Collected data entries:
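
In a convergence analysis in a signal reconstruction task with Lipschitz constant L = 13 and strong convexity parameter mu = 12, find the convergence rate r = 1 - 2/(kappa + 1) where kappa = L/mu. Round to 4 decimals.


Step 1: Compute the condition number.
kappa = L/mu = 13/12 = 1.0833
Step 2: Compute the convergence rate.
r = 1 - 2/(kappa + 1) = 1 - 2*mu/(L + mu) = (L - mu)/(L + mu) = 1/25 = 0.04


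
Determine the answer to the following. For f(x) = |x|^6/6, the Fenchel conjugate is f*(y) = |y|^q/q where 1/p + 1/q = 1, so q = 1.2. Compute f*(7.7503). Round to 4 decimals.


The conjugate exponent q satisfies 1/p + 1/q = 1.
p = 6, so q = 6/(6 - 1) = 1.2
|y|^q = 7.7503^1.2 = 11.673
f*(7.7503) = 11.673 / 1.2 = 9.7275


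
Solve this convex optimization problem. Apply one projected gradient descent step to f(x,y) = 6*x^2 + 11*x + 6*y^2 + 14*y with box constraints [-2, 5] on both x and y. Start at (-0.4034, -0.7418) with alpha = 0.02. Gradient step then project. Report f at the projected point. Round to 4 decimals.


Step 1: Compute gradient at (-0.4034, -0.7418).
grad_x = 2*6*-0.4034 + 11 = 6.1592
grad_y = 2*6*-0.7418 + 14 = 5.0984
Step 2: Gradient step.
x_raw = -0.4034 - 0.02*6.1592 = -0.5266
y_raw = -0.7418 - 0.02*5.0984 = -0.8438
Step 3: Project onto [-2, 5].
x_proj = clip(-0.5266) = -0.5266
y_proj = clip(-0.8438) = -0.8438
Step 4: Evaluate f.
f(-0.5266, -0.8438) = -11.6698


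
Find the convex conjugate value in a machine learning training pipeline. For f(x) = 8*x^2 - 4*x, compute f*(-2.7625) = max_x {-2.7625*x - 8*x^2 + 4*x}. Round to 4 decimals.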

Action item
Transcribe each record exactly as it is written above.

Exercise output
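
In a convergence analysis in a signal reconstruction task with Lipschitz constant L = 13 and strong convexity parameter mu = 12, find the convergence rate r = 1 - 2/(kappa + 1) where kappa = L/mu. Round to 4 decimals.


Step 1: Compute the condition number.
kappa = L/mu = 13/12 = 1.0833
Step 2: Compute the convergence rate.
r = 1 - 2/(kappa + 1) = 1 - 2*mu/(L + mu) = (L - mu)/(L + mu) = 1/25 = 0.04


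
Determine the answer to the following. For f(x) = |x|^6/6, the Fenchel conjugate is f*(y) = |y|^q/q where 1/p + 1/q = 1, so q = 1.2. Compute f*(7.7503). Round to 4 decimals.


The conjugate exponent q satisfies 1/p + 1/q = 1.
p = 6, so q = 6/(6 - 1) = 1.2
|y|^q = 7.7503^1.2 = 11.673
f*(7.7503) = 11.673 / 1.2 = 9.7275


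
Solve this convex optimization problem. Apply one projected gradient descent step to f(x,y) = 6*x^2 + 11*x + 6*y^2 + 14*y with box constraints [-2, 5] on both x and y. Start at (-0.4034, -0.7418) with alpha = 0.02. Gradient step then project. Report f at the projected point. Round to 4 decimals.


Step 1: Compute gradient at (-0.4034, -0.7418).
grad_x = 2*6*-0.4034 + 11 = 6.1592
grad_y = 2*6*-0.7418 + 14 = 5.0984
Step 2: Gradient step.
x_raw = -0.4034 - 0.02*6.1592 = -0.5266
y_raw = -0.7418 - 0.02*5.0984 = -0.8438
Step 3: Project onto [-2, 5].
x_proj = clip(-0.5266) = -0.5266
y_proj = clip(-0.8438) = -0.8438
Step 4: Evaluate f.
f(-0.5266, -0.8438) = -11.6698


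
Find the convex conjugate value in a machine learning training pipeline. For f(x) = 8*x^2 - 4*x, compute f*(-2.7625) = max_x {-2.7625*x - 8*x^2 + 4*x}. Round to 4 decimals.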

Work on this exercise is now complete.